→ TASK GOAL
Copy out the entries that follow, unchanged.

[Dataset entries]

○ ○ ○

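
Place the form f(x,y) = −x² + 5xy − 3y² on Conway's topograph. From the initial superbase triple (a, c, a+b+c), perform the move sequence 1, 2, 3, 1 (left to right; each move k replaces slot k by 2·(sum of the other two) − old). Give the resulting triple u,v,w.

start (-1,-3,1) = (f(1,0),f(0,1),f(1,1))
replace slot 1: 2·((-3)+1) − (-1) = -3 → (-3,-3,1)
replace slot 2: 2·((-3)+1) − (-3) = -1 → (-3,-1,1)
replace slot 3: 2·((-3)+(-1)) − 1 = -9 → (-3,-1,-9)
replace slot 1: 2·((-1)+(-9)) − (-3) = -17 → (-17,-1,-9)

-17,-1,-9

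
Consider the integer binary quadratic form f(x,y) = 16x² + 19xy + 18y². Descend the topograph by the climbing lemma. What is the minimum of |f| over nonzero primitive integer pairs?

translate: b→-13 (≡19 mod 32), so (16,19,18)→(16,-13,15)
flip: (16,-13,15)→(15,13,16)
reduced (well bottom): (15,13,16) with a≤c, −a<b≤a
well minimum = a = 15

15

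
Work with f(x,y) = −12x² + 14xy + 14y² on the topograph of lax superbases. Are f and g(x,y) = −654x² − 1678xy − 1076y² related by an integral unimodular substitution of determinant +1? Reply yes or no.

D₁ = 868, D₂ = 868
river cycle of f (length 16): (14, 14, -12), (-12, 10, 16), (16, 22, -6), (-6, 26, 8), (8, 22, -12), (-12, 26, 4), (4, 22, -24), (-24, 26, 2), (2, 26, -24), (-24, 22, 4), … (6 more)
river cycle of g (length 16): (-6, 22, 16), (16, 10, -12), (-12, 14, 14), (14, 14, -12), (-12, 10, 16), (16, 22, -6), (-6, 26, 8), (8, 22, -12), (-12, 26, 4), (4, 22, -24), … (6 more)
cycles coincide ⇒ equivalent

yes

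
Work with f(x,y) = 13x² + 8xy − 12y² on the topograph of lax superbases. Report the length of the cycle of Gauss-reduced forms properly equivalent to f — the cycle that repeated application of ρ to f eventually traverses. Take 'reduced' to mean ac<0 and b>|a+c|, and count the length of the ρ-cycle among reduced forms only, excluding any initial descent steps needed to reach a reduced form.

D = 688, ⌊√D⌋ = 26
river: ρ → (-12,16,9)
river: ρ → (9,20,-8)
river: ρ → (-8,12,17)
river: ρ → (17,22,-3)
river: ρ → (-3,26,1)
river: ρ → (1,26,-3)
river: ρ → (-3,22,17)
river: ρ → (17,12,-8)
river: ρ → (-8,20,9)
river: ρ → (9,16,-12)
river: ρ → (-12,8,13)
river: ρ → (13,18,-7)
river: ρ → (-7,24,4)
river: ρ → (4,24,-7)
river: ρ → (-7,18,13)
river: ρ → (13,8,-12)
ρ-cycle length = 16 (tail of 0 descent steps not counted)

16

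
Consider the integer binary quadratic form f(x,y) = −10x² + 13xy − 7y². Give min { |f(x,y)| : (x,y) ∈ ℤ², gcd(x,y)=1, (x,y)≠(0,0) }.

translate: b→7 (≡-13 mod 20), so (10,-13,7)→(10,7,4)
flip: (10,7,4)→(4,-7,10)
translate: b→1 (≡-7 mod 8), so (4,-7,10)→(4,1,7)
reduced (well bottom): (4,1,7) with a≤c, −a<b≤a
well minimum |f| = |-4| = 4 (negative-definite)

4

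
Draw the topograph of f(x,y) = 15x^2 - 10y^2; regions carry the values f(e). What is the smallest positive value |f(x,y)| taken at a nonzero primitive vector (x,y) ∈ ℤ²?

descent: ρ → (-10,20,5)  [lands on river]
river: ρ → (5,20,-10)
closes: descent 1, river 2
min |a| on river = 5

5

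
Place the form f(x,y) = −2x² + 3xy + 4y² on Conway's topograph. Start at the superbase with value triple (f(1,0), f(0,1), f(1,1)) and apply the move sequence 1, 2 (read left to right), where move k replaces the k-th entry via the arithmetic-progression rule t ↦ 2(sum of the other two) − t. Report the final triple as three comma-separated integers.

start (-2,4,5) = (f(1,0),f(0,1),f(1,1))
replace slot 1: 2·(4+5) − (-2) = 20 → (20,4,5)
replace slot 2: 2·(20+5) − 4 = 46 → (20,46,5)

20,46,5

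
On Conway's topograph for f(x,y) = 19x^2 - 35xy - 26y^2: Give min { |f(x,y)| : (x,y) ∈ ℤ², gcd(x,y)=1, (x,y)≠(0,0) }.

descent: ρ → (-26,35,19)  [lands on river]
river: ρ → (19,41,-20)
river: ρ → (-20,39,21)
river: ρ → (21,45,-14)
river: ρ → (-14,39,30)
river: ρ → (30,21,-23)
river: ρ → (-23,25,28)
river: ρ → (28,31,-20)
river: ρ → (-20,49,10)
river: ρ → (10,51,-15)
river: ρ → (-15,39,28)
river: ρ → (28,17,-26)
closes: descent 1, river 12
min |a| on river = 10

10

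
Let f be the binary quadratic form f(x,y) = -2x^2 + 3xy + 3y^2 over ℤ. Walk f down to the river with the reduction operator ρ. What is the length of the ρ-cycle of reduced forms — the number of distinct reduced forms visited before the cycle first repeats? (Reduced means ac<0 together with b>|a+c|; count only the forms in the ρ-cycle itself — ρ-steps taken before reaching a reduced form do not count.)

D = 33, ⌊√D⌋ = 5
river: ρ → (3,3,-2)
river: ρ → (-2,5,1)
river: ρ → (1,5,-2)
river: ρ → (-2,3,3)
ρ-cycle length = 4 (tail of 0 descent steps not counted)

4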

○ ○ ○

→ COMPLETED TASK
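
Place the form f(x,y) = −x² + 5xy − 3y² on Conway's topograph. From the initial superbase triple (a, c, a+b+c), perform the move sequence 1, 2, 3, 1 (left to right; each move k replaces slot k by 2·(sum of the other two) − old). Give the resulting triple u,v,w.

start (-1,-3,1) = (f(1,0),f(0,1),f(1,1))
replace slot 1: 2·((-3)+1) − (-1) = -3 → (-3,-3,1)
replace slot 2: 2·((-3)+1) − (-3) = -1 → (-3,-1,1)
replace slot 3: 2·((-3)+(-1)) − 1 = -9 → (-3,-1,-9)
replace slot 1: 2·((-1)+(-9)) − (-3) = -17 → (-17,-1,-9)

-17,-1,-9

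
Consider the integer binary quadratic form f(x,y) = 16x² + 19xy + 18y². Descend the topograph by the climbing lemma. What is the minimum of |f| over nonzero primitive integer pairs?

translate: b→-13 (≡19 mod 32), so (16,19,18)→(16,-13,15)
flip: (16,-13,15)→(15,13,16)
reduced (well bottom): (15,13,16) with a≤c, −a<b≤a
well minimum = a = 15

15

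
Work with f(x,y) = −12x² + 14xy + 14y² on the topograph of lax superbases. Are f and g(x,y) = −654x² − 1678xy − 1076y² related by an integral unimodular substitution of determinant +1? Reply yes or no.

D₁ = 868, D₂ = 868
river cycle of f (length 16): (14, 14, -12), (-12, 10, 16), (16, 22, -6), (-6, 26, 8), (8, 22, -12), (-12, 26, 4), (4, 22, -24), (-24, 26, 2), (2, 26, -24), (-24, 22, 4), … (6 more)
river cycle of g (length 16): (-6, 22, 16), (16, 10, -12), (-12, 14, 14), (14, 14, -12), (-12, 10, 16), (16, 22, -6), (-6, 26, 8), (8, 22, -12), (-12, 26, 4), (4, 22, -24), … (6 more)
cycles coincide ⇒ equivalent

yes

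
Work with f(x,y) = 13x² + 8xy − 12y² on the topograph of lax superbases. Report the length of the cycle of Gauss-reduced forms properly equivalent to f — the cycle that repeated application of ρ to f eventually traverses. Take 'reduced' to mean ac<0 and b>|a+c|, and count the length of the ρ-cycle among reduced forms only, excluding any initial descent steps needed to reach a reduced form.

D = 688, ⌊√D⌋ = 26
river: ρ → (-12,16,9)
river: ρ → (9,20,-8)
river: ρ → (-8,12,17)
river: ρ → (17,22,-3)
river: ρ → (-3,26,1)
river: ρ → (1,26,-3)
river: ρ → (-3,22,17)
river: ρ → (17,12,-8)
river: ρ → (-8,20,9)
river: ρ → (9,16,-12)
river: ρ → (-12,8,13)
river: ρ → (13,18,-7)
river: ρ → (-7,24,4)
river: ρ → (4,24,-7)
river: ρ → (-7,18,13)
river: ρ → (13,8,-12)
ρ-cycle length = 16 (tail of 0 descent steps not counted)

16

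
Consider the integer binary quadratic form f(x,y) = −10x² + 13xy − 7y². Give min { |f(x,y)| : (x,y) ∈ ℤ², gcd(x,y)=1, (x,y)≠(0,0) }.

translate: b→7 (≡-13 mod 20), so (10,-13,7)→(10,7,4)
flip: (10,7,4)→(4,-7,10)
translate: b→1 (≡-7 mod 8), so (4,-7,10)→(4,1,7)
reduced (well bottom): (4,1,7) with a≤c, −a<b≤a
well minimum |f| = |-4| = 4 (negative-definite)

4

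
Draw the topograph of f(x,y) = 15x^2 - 10y^2; regions carry the values f(e). What is the smallest positive value |f(x,y)| taken at a nonzero primitive vector (x,y) ∈ ℤ²?

descent: ρ → (-10,20,5)  [lands on river]
river: ρ → (5,20,-10)
closes: descent 1, river 2
min |a| on river = 5

5

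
Place the form f(x,y) = −2x² + 3xy + 4y² on Conway's topograph. Start at the superbase with value triple (f(1,0), f(0,1), f(1,1)) and apply the move sequence 1, 2 (read left to right), where move k replaces the k-th entry via the arithmetic-progression rule t ↦ 2(sum of the other two) − t. Report the final triple as three comma-separated integers.

start (-2,4,5) = (f(1,0),f(0,1),f(1,1))
replace slot 1: 2·(4+5) − (-2) = 20 → (20,4,5)
replace slot 2: 2·(20+5) − 4 = 46 → (20,46,5)

20,46,5

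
On Conway's topograph for f(x,y) = 19x^2 - 35xy - 26y^2: Give min { |f(x,y)| : (x,y) ∈ ℤ², gcd(x,y)=1, (x,y)≠(0,0) }.

descent: ρ → (-26,35,19)  [lands on river]
river: ρ → (19,41,-20)
river: ρ → (-20,39,21)
river: ρ → (21,45,-14)
river: ρ → (-14,39,30)
river: ρ → (30,21,-23)
river: ρ → (-23,25,28)
river: ρ → (28,31,-20)
river: ρ → (-20,49,10)
river: ρ → (10,51,-15)
river: ρ → (-15,39,28)
river: ρ → (28,17,-26)
closes: descent 1, river 12
min |a| on river = 10

10

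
Let f be the binary quadratic form f(x,y) = -2x^2 + 3xy + 3y^2 over ℤ. Walk f down to the river with the reduction operator ρ. What is the length of the ρ-cycle of reduced forms — the number of distinct reduced forms visited before the cycle first repeats? (Reduced means ac<0 together with b>|a+c|; count only the forms in the ρ-cycle itself — ρ-steps taken before reaching a reduced form do not count.)

D = 33, ⌊√D⌋ = 5
river: ρ → (3,3,-2)
river: ρ → (-2,5,1)
river: ρ → (1,5,-2)
river: ρ → (-2,3,3)
ρ-cycle length = 4 (tail of 0 descent steps not counted)

4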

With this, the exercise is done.